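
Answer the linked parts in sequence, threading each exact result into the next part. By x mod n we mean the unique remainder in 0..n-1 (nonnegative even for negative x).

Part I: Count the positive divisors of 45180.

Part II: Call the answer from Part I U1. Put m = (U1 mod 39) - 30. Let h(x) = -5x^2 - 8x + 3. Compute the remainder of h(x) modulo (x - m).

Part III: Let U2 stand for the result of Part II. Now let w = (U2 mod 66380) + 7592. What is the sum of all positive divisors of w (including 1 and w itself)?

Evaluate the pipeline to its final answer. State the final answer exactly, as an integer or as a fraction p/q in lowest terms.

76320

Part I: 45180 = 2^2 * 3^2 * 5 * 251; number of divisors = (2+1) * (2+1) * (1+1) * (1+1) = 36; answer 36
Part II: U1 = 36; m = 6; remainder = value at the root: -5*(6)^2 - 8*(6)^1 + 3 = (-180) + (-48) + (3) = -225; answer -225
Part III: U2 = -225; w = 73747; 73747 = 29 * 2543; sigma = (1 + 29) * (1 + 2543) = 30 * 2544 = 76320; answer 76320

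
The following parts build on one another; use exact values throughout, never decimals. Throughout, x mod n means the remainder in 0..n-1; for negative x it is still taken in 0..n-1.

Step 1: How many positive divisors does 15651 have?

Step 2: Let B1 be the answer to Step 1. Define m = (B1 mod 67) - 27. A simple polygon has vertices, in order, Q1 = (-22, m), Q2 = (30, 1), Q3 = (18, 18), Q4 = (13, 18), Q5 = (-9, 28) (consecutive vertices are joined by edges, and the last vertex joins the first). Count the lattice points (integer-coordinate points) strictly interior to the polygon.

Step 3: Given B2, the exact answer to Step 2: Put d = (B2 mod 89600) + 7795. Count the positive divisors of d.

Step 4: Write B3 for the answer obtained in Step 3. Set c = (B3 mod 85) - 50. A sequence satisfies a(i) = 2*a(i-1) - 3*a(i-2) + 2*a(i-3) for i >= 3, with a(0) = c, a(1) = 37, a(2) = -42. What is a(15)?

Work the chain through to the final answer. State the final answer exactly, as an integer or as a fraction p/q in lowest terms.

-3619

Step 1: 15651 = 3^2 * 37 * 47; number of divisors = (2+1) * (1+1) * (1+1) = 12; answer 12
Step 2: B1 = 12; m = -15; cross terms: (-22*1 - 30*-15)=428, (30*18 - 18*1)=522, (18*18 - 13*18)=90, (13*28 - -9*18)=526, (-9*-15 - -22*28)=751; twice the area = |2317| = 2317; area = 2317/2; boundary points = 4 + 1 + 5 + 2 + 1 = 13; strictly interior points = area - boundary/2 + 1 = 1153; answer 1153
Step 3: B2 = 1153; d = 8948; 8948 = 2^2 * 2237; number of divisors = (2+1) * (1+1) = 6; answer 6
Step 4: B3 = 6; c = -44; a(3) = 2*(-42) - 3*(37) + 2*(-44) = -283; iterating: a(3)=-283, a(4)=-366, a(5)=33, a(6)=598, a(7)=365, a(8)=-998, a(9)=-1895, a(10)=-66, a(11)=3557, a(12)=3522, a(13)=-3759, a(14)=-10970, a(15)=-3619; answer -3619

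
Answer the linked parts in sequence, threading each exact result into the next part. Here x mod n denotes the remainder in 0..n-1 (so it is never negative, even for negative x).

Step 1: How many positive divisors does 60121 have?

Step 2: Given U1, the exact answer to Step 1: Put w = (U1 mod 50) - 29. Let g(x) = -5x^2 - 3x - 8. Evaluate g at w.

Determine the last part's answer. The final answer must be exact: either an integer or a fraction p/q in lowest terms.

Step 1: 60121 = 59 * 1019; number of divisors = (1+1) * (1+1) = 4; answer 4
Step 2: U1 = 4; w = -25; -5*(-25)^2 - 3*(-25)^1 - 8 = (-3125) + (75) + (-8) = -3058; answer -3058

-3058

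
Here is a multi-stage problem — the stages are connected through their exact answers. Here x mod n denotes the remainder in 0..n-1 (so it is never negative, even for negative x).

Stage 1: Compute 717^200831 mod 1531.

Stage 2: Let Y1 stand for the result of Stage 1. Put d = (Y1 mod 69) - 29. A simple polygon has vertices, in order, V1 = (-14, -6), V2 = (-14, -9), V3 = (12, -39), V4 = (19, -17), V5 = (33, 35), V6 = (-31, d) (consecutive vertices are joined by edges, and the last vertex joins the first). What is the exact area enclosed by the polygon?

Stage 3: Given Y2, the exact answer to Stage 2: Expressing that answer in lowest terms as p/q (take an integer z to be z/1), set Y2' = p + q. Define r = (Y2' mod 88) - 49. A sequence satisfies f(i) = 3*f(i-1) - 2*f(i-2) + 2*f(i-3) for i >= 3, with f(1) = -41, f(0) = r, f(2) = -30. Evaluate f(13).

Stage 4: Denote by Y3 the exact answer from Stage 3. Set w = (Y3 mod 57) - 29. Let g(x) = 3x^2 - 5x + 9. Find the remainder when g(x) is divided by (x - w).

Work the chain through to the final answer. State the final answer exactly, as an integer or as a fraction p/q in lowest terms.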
* * *
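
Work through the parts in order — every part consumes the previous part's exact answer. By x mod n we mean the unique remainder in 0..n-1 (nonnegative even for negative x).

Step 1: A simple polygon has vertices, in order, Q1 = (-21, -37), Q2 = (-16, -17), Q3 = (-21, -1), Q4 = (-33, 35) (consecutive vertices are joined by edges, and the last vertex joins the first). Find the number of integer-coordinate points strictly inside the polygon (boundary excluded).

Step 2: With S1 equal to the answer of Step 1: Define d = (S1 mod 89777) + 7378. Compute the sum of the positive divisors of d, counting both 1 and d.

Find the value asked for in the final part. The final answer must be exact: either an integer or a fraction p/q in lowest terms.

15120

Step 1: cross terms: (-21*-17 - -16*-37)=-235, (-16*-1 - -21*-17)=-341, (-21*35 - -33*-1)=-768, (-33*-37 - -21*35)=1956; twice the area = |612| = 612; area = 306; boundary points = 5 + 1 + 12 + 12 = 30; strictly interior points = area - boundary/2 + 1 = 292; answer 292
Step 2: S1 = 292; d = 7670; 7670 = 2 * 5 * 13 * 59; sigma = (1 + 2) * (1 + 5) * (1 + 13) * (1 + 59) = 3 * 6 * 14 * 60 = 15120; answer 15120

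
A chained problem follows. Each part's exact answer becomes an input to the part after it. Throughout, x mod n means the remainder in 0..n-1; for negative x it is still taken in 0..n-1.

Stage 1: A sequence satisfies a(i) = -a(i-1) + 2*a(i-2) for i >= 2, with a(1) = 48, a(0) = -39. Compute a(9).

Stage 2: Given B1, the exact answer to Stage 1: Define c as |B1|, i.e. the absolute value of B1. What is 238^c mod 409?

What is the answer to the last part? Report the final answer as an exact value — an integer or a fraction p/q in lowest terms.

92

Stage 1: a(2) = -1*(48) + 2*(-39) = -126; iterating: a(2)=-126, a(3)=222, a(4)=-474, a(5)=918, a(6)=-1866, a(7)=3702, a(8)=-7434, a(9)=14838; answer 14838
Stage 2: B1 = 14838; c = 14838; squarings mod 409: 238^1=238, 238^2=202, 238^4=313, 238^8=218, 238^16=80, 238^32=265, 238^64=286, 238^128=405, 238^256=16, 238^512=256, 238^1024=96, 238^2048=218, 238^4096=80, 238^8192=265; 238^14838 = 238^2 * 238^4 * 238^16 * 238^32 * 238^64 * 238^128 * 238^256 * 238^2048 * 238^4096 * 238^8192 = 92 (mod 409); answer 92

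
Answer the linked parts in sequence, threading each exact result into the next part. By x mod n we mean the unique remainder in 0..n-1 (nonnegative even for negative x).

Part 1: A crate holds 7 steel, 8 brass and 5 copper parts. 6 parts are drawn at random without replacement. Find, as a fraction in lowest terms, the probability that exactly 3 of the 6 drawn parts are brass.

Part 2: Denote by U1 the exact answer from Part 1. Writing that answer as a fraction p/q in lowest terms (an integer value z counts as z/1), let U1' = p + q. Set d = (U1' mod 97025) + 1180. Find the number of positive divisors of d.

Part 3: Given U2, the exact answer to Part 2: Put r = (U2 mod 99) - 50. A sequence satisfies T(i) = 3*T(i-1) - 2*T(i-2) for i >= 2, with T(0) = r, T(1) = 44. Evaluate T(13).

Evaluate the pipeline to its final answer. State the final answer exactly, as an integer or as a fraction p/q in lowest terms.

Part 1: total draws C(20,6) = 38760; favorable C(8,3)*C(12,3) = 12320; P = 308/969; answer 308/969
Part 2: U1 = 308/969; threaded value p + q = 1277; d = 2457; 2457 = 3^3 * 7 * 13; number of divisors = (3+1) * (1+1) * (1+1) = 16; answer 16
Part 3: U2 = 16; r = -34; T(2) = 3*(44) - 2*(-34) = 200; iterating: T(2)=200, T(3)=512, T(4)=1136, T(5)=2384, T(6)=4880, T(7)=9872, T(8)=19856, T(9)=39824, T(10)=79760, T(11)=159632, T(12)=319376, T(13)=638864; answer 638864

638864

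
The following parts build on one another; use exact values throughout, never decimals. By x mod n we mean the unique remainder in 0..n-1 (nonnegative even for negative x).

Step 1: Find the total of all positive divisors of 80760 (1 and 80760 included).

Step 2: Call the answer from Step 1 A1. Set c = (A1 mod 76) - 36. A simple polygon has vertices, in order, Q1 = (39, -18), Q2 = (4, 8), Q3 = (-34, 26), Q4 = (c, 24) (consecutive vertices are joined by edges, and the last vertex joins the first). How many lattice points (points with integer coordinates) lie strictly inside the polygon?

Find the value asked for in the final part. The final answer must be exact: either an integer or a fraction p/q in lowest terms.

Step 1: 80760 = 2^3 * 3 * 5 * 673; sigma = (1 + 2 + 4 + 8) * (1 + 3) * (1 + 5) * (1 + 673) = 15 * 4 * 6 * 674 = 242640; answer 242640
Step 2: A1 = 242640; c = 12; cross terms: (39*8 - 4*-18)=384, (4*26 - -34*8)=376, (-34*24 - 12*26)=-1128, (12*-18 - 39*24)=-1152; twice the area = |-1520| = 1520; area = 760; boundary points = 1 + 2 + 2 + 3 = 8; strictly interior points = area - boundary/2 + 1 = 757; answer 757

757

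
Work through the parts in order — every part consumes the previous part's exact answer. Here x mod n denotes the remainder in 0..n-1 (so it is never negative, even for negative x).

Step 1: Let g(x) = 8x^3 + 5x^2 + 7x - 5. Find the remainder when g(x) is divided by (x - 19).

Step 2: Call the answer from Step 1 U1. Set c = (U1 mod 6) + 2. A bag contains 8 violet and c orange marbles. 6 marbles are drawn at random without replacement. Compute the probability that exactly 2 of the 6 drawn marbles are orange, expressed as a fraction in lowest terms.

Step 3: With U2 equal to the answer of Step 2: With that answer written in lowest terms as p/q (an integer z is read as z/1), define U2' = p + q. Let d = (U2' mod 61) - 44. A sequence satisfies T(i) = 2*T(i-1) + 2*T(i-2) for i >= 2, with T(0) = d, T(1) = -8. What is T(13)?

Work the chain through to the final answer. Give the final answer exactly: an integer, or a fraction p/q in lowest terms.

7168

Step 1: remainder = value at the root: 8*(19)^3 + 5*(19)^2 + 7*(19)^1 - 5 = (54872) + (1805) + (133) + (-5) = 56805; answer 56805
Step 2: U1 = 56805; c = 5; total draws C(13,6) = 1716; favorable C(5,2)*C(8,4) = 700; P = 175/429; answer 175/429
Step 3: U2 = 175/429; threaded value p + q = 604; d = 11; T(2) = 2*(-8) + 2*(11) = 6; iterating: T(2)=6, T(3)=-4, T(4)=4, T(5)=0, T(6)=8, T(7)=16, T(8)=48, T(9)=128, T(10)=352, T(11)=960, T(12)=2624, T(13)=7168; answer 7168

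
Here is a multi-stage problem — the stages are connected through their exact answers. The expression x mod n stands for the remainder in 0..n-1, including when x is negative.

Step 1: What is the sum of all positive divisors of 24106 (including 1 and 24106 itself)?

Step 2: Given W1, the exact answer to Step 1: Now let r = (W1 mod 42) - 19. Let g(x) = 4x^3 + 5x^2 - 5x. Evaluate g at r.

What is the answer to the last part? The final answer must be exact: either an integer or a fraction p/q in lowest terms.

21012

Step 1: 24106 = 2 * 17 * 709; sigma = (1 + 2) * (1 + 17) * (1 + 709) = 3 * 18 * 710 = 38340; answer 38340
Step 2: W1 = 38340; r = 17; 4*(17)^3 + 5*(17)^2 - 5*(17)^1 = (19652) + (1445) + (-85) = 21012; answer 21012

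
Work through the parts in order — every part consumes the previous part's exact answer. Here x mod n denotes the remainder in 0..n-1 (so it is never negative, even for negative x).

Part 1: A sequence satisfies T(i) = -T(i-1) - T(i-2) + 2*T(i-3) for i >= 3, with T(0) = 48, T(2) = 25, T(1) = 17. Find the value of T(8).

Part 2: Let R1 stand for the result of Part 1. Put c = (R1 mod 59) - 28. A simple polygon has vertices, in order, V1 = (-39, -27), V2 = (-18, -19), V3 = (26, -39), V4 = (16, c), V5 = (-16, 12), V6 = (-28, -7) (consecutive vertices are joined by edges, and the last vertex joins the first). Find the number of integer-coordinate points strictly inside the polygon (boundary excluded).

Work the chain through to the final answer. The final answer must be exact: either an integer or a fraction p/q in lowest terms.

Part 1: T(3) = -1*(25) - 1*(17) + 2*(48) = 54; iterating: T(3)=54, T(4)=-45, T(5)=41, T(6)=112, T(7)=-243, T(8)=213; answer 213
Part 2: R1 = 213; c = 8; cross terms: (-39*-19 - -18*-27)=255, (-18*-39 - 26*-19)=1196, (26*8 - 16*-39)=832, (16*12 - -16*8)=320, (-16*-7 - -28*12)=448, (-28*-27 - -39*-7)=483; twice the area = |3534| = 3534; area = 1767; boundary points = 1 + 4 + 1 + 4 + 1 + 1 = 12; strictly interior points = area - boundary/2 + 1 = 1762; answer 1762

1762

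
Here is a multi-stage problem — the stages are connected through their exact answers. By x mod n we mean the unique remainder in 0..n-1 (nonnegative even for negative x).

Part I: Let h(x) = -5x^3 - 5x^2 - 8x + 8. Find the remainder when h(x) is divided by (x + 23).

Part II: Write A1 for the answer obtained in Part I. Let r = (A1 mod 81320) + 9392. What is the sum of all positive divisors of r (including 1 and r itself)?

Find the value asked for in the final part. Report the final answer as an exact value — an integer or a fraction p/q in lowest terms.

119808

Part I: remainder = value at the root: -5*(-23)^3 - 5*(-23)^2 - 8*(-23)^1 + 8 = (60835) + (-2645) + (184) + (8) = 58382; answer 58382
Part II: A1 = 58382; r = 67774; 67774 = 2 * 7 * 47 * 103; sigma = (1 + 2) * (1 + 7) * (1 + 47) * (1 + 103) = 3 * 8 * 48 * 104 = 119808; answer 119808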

** YOUR TASK **
Your answer must be every line from the listing above that holds the string "their".

** ANSWER SECTION **
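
Here is a multi-stage problem — the stages are connected through their exact answers. Here x mod n denotes the remainder in 0..n-1 (so it is never negative, even for negative x).
Here is a multi-stage problem — the stages are connected through their exact answers. The expression x mod n stands for the remainder in 0..n-1, including when x is negative.
Here is a multi-stage problem — the stages are connected through their exact answers. By x mod n we mean the unique remainder in 0..n-1 (nonnegative even for negative x).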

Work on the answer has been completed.